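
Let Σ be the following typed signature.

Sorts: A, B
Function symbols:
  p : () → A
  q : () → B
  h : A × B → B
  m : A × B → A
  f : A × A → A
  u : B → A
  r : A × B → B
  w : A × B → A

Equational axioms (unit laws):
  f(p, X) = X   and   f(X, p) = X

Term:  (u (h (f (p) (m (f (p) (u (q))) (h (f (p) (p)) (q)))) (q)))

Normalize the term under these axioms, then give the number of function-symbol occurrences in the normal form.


size = 9

1. (u (h (f (p) (m (f (p) (u (q))) (h (f (p) (p)) (q)))) (q)))  →  (u (h (m (f (p) (u (q))) (h (f (p) (p)) (q))) (q)))
2. (u (h (m (f (p) (u (q))) (h (f (p) (p)) (q))) (q)))  →  (u (h (m (u (q)) (h (f (p) (p)) (q))) (q)))
3. (u (h (m (u (q)) (h (f (p) (p)) (q))) (q)))  →  (u (h (m (u (q)) (h (p) (q))) (q)))
normal form: (u (h (m (u (q)) (h (p) (q))) (q)))


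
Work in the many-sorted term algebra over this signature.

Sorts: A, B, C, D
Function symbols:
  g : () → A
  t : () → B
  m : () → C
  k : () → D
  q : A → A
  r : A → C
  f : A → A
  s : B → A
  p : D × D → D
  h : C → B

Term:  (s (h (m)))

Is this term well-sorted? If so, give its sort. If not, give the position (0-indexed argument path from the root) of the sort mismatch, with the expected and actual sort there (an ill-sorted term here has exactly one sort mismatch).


well-sorted; sort = A

    (m) : C
  (h (m)) : B
(s (h (m))) : A


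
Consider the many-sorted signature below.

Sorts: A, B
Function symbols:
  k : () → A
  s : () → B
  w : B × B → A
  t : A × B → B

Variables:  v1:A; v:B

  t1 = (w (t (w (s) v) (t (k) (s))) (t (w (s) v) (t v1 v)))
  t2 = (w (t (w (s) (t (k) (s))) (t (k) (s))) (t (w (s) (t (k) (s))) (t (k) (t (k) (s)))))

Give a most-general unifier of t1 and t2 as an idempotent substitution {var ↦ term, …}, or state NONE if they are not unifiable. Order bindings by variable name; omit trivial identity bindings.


{v ↦ (t (k) (s)), v1 ↦ (k)}


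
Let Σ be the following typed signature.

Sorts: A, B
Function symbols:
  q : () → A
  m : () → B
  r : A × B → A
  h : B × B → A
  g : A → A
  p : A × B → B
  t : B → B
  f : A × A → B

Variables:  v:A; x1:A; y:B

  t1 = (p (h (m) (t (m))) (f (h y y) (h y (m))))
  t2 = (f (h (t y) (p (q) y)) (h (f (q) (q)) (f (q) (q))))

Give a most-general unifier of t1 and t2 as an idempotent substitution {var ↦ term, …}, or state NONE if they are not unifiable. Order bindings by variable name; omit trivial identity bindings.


head clash or occurs-check failure — not unifiable

NONE (not unifiable)


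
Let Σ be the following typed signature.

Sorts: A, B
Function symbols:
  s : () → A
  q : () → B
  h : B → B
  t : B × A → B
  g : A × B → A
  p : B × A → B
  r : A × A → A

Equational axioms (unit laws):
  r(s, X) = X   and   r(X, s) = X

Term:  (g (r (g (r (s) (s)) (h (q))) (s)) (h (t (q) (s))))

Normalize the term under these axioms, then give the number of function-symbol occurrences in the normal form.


1. (g (r (g (r (s) (s)) (h (q))) (s)) (h (t (q) (s))))  →  (g (g (r (s) (s)) (h (q))) (h (t (q) (s))))
2. (g (g (r (s) (s)) (h (q))) (h (t (q) (s))))  →  (g (g (s) (h (q))) (h (t (q) (s))))
normal form: (g (g (s) (h (q))) (h (t (q) (s))))

size = 9


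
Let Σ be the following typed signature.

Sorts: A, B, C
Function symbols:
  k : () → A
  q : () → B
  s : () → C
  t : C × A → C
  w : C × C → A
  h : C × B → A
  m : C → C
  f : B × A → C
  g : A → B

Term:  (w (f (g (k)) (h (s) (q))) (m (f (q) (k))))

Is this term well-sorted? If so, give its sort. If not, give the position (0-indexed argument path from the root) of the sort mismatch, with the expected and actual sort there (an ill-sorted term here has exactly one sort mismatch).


      (k) : A
    (g (k)) : B
      (s) : C
      (q) : B
    (h (s) (q)) : A
  (f (g (k)) (h (s) (q))) : C
      (q) : B
      (k) : A
    (f (q) (k)) : C
  (m (f (q) (k))) : C
(w (f (g (k)) (h (s) (q))) (m (f (q) (k)))) : A

well-sorted; sort = A


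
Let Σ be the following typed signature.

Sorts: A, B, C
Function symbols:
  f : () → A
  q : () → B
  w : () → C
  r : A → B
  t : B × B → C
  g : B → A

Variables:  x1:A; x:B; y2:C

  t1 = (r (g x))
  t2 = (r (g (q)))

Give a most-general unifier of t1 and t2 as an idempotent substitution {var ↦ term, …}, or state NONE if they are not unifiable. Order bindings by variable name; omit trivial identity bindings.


{x ↦ (q)}


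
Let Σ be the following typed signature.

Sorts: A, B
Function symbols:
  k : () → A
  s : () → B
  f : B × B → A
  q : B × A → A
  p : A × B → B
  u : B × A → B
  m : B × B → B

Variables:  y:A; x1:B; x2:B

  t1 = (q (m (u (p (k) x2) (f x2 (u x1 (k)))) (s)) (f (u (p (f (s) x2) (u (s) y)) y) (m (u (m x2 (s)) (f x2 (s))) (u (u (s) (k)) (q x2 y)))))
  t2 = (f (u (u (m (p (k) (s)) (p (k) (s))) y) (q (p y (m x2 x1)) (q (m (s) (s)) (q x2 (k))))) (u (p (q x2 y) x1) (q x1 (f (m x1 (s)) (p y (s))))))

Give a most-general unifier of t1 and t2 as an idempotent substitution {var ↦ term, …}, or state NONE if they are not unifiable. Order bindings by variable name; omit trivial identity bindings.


head clash or occurs-check failure — not unifiable

NONE (not unifiable)


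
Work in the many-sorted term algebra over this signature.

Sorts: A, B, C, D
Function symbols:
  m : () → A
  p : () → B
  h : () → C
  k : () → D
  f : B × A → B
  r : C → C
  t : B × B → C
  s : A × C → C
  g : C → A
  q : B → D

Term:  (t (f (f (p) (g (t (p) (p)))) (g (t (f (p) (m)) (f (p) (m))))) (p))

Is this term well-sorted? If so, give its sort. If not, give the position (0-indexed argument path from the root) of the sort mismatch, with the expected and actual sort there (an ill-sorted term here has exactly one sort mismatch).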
=====
What is required: Your answer should consist of the material above, written out word for word.

Task response:
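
Let Σ be the following typed signature.

Sorts: A, B
Function symbols:
  p : () → A
  q : () → B
  h : A × B → B
  m : A × B → A
  f : A × A → A
  u : B → A
  r : A × B → B
  w : A × B → A

Equational axioms (unit laws):
  f(p, X) = X   and   f(X, p) = X

Term:  (u (h (f (p) (m (f (p) (u (q))) (h (f (p) (p)) (q)))) (q)))

Normalize the term under these axioms, then give the number of function-symbol occurrences in the normal form.


size = 9

1. (u (h (f (p) (m (f (p) (u (q))) (h (f (p) (p)) (q)))) (q)))  →  (u (h (m (f (p) (u (q))) (h (f (p) (p)) (q))) (q)))
2. (u (h (m (f (p) (u (q))) (h (f (p) (p)) (q))) (q)))  →  (u (h (m (u (q)) (h (f (p) (p)) (q))) (q)))
3. (u (h (m (u (q)) (h (f (p) (p)) (q))) (q)))  →  (u (h (m (u (q)) (h (p) (q))) (q)))
normal form: (u (h (m (u (q)) (h (p) (q))) (q)))


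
Work in the many-sorted term algebra over this signature.

Sorts: A, B, C, D
Function symbols:
  g : () → A
  t : () → B
  m : () → C
  k : () → D
  q : A → A
  r : A → C
  f : A → A
  s : B → A
  p : D × D → D
  h : C → B

Term:  (s (h (m)))

Is this term well-sorted? If so, give its sort. If not, give the position (0-indexed argument path from the root) of the sort mismatch, with the expected and actual sort there (an ill-sorted term here has exactly one sort mismatch).


well-sorted; sort = A

    (m) : C
  (h (m)) : B
(s (h (m))) : A


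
Consider the many-sorted signature below.

Sorts: A, B
Function symbols:
  k : () → A
  s : () → B
  w : B × B → A
  t : A × B → B

Variables:  v1:A; v:B

  t1 = (w (t (w (s) v) (t (k) (s))) (t (w (s) v) (t v1 v)))
  t2 = (w (t (w (s) (t (k) (s))) (t (k) (s))) (t (w (s) (t (k) (s))) (t (k) (t (k) (s)))))

Give a most-general unifier of t1 and t2 as an idempotent substitution {var ↦ term, …}, or state NONE if they are not unifiable. Order bindings by variable name; omit trivial identity bindings.


{v ↦ (t (k) (s)), v1 ↦ (k)}


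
Let Σ be the following typed signature.

Sorts: A, B
Function symbols:
  q : () → A
  m : () → B
  r : A × B → A
  h : B × B → A
  g : A → A
  p : A × B → B
  t : B → B
  f : A × A → B

Variables:  v:A; x1:A; y:B

  t1 = (p (h (m) (t (m))) (f (h y y) (h y (m))))
  t2 = (f (h (t y) (p (q) y)) (h (f (q) (q)) (f (q) (q))))

Give a most-general unifier of t1 and t2 as an idempotent substitution {var ↦ term, …}, or state NONE if they are not unifiable. Order bindings by variable name; omit trivial identity bindings.


head clash or occurs-check failure — not unifiable

NONE (not unifiable)


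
Let Σ be the following typed signature.

Sorts: A, B
Function symbols:
  s : () → A
  q : () → B
  h : B → B
  t : B × A → B
  g : A × B → A
  p : B × A → B
  r : A × A → A

Equational axioms (unit laws):
  r(s, X) = X   and   r(X, s) = X

Term:  (g (r (g (r (s) (s)) (h (q))) (s)) (h (t (q) (s))))

Normalize the term under these axioms, then give the number of function-symbol occurrences in the normal form.


1. (g (r (g (r (s) (s)) (h (q))) (s)) (h (t (q) (s))))  →  (g (g (r (s) (s)) (h (q))) (h (t (q) (s))))
2. (g (g (r (s) (s)) (h (q))) (h (t (q) (s))))  →  (g (g (s) (h (q))) (h (t (q) (s))))
normal form: (g (g (s) (h (q))) (h (t (q) (s))))

size = 9


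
Let Σ be the following typed signature.

Sorts: A, B, C
Function symbols:
  k : () → A
  q : () → B
  s : () → C
  t : C × A → C
  w : C × C → A
  h : C × B → A
  m : C → C
  f : B × A → C
  g : A → B

Term:  (w (f (g (k)) (h (s) (q))) (m (f (q) (k))))

Is this term well-sorted? If so, give its sort. If not, give the position (0-indexed argument path from the root) of the sort mismatch, with the expected and actual sort there (an ill-sorted term here has exactly one sort mismatch).


      (k) : A
    (g (k)) : B
      (s) : C
      (q) : B
    (h (s) (q)) : A
  (f (g (k)) (h (s) (q))) : C
      (q) : B
      (k) : A
    (f (q) (k)) : C
  (m (f (q) (k))) : C
(w (f (g (k)) (h (s) (q))) (m (f (q) (k)))) : A

well-sorted; sort = A


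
Let Σ be the following typed signature.

Sorts: A, B, C
Function symbols:
  f : () → A
  q : () → B
  w : () → C
  r : A → B
  t : B × B → C
  g : B → A

Variables:  x1:A; x:B; y2:C

  t1 = (r (g x))
  t2 = (r (g (q)))

Give a most-general unifier of t1 and t2 as an idempotent substitution {var ↦ term, …}, or state NONE if they are not unifiable. Order bindings by variable name; omit trivial identity bindings.


{x ↦ (q)}


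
Let Σ be the following typed signature.

Sorts: A, B
Function symbols:
  k : () → A
  s : () → B
  f : B × B → A
  q : B × A → A
  p : A × B → B
  u : B × A → B
  m : B × B → B

Variables:  y:A; x1:B; x2:B

  t1 = (q (m (u (p (k) x2) (f x2 (u x1 (k)))) (s)) (f (u (p (f (s) x2) (u (s) y)) y) (m (u (m x2 (s)) (f x2 (s))) (u (u (s) (k)) (q x2 y)))))
  t2 = (f (u (u (m (p (k) (s)) (p (k) (s))) y) (q (p y (m x2 x1)) (q (m (s) (s)) (q x2 (k))))) (u (p (q x2 y) x1) (q x1 (f (m x1 (s)) (p y (s))))))

Give a most-general unifier of t1 and t2 as an idempotent substitution {var ↦ term, …}, or state NONE if they are not unifiable. Order bindings by variable name; omit trivial identity bindings.


head clash or occurs-check failure — not unifiable

NONE (not unifiable)


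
Work in the many-sorted term algebra over this signature.

Sorts: A, B, C, D
Function symbols:
  m : () → A
  p : () → B
  h : () → C
  k : () → D
  f : B × A → B
  r : C → C
  t : B × B → C
  s : A × C → C
  g : C → A
  q : B → D

Term:  (t (f (f (p) (g (t (p) (p)))) (g (t (f (p) (m)) (f (p) (m))))) (p))

Is this term well-sorted? If so, give its sort. If not, give the position (0-indexed argument path from the root) of the sort mismatch, with the expected and actual sort there (an ill-sorted term here has exactly one sort mismatch).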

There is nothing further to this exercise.